Collected data:
▼▼▼
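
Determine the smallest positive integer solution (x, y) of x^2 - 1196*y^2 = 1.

(x, y) = (415, 12)

First expand sqrt(1196) as a continued fraction. With x_i = (sqrt(1196) + m_i)/d_i and (m_0, d_0) = (0, 1): a_0 = floor(sqrt(1196)) = 34, since 34^2 = 1156 <= 1196 < 1225 = 35^2.
Iterate m_{i+1} = d_i*a_i - m_i, d_{i+1} = (1196 - m_{i+1}^2)/d_i, a_{i+1} = floor((a_0 + m_{i+1})/d_{i+1}):
  m_1 = 1*34 - 0 = 34, d_1 = (1196 - 34^2)/1 = 40/1 = 40, a_1 = floor((34 + 34)/40) = 1.
  m_2 = 40*1 - 34 = 6, d_2 = (1196 - 6^2)/40 = 1160/40 = 29, a_2 = floor((34 + 6)/29) = 1.
  m_3 = 29*1 - 6 = 23, d_3 = (1196 - 23^2)/29 = 667/29 = 23, a_3 = floor((34 + 23)/23) = 2.
  m_4 = 23*2 - 23 = 23, d_4 = (1196 - 23^2)/23 = 667/23 = 29, a_4 = floor((34 + 23)/29) = 1.
  m_5 = 29*1 - 23 = 6, d_5 = (1196 - 6^2)/29 = 1160/29 = 40, a_5 = floor((34 + 6)/40) = 1.
  m_6 = 40*1 - 6 = 34, d_6 = (1196 - 34^2)/40 = 40/40 = 1, a_6 = floor((34 + 34)/1) = 68.
  m_7 = 1*68 - 34 = 34, d_7 = (1196 - 34^2)/1 = 40/1 = 40: (m_7, d_7) = (m_1, d_1) = (34, 40), so from here the quotients repeat a_1, ..., a_6; the period length is 6.
So sqrt(1196) = [34; (1, 1, 2, 1, 1, 68)] with period length k = 6.
k is even, so the fundamental solution of x^2 - 1196y^2 = 1 is (p_{k-1}, q_{k-1}) = (p_5, q_5); compute convergents through index 5.
Convergents (p_i = a_i*p_{i-1} + p_{i-2}, q_i = a_i*q_{i-1} + q_{i-2} with p_{-2}=0, p_{-1}=1, q_{-2}=1, q_{-1}=0):
  i=0: a_0=34, p_0 = 34*1 + 0 = 34, q_0 = 34*0 + 1 = 1.
  i=1: a_1=1, p_1 = 1*34 + 1 = 35, q_1 = 1*1 + 0 = 1.
  i=2: a_2=1, p_2 = 1*35 + 34 = 69, q_2 = 1*1 + 1 = 2.
  i=3: a_3=2, p_3 = 2*69 + 35 = 173, q_3 = 2*2 + 1 = 5.
  i=4: a_4=1, p_4 = 1*173 + 69 = 242, q_4 = 1*5 + 2 = 7.
  i=5: a_5=1, p_5 = 1*242 + 173 = 415, q_5 = 1*7 + 5 = 12.
Check: 415^2 - 1196*12^2 = 172225 - 172224 = 1, so (x, y) = (415, 12) solves the equation, and by the theorem it is the least positive solution.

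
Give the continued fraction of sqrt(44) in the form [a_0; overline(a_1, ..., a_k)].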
▲▲▲
INSTRUCTIONS TO FOLLOW —
The job here is to write out all the entries again exactly.

REPLY TO THE EXERCISE —
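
Determine the smallest positive integer solution (x, y) of x^2 - 1196*y^2 = 1.

(x, y) = (415, 12)

First expand sqrt(1196) as a continued fraction. With x_i = (sqrt(1196) + m_i)/d_i and (m_0, d_0) = (0, 1): a_0 = floor(sqrt(1196)) = 34, since 34^2 = 1156 <= 1196 < 1225 = 35^2.
Iterate m_{i+1} = d_i*a_i - m_i, d_{i+1} = (1196 - m_{i+1}^2)/d_i, a_{i+1} = floor((a_0 + m_{i+1})/d_{i+1}):
  m_1 = 1*34 - 0 = 34, d_1 = (1196 - 34^2)/1 = 40/1 = 40, a_1 = floor((34 + 34)/40) = 1.
  m_2 = 40*1 - 34 = 6, d_2 = (1196 - 6^2)/40 = 1160/40 = 29, a_2 = floor((34 + 6)/29) = 1.
  m_3 = 29*1 - 6 = 23, d_3 = (1196 - 23^2)/29 = 667/29 = 23, a_3 = floor((34 + 23)/23) = 2.
  m_4 = 23*2 - 23 = 23, d_4 = (1196 - 23^2)/23 = 667/23 = 29, a_4 = floor((34 + 23)/29) = 1.
  m_5 = 29*1 - 23 = 6, d_5 = (1196 - 6^2)/29 = 1160/29 = 40, a_5 = floor((34 + 6)/40) = 1.
  m_6 = 40*1 - 6 = 34, d_6 = (1196 - 34^2)/40 = 40/40 = 1, a_6 = floor((34 + 34)/1) = 68.
  m_7 = 1*68 - 34 = 34, d_7 = (1196 - 34^2)/1 = 40/1 = 40: (m_7, d_7) = (m_1, d_1) = (34, 40), so from here the quotients repeat a_1, ..., a_6; the period length is 6.
So sqrt(1196) = [34; (1, 1, 2, 1, 1, 68)] with period length k = 6.
k is even, so the fundamental solution of x^2 - 1196y^2 = 1 is (p_{k-1}, q_{k-1}) = (p_5, q_5); compute convergents through index 5.
Convergents (p_i = a_i*p_{i-1} + p_{i-2}, q_i = a_i*q_{i-1} + q_{i-2} with p_{-2}=0, p_{-1}=1, q_{-2}=1, q_{-1}=0):
  i=0: a_0=34, p_0 = 34*1 + 0 = 34, q_0 = 34*0 + 1 = 1.
  i=1: a_1=1, p_1 = 1*34 + 1 = 35, q_1 = 1*1 + 0 = 1.
  i=2: a_2=1, p_2 = 1*35 + 34 = 69, q_2 = 1*1 + 1 = 2.
  i=3: a_3=2, p_3 = 2*69 + 35 = 173, q_3 = 2*2 + 1 = 5.
  i=4: a_4=1, p_4 = 1*173 + 69 = 242, q_4 = 1*5 + 2 = 7.
  i=5: a_5=1, p_5 = 1*242 + 173 = 415, q_5 = 1*7 + 5 = 12.
Check: 415^2 - 1196*12^2 = 172225 - 172224 = 1, so (x, y) = (415, 12) solves the equation, and by the theorem it is the least positive solution.

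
Give the continued fraction of sqrt(44) in the form [a_0; overline(a_1, ..., a_k)].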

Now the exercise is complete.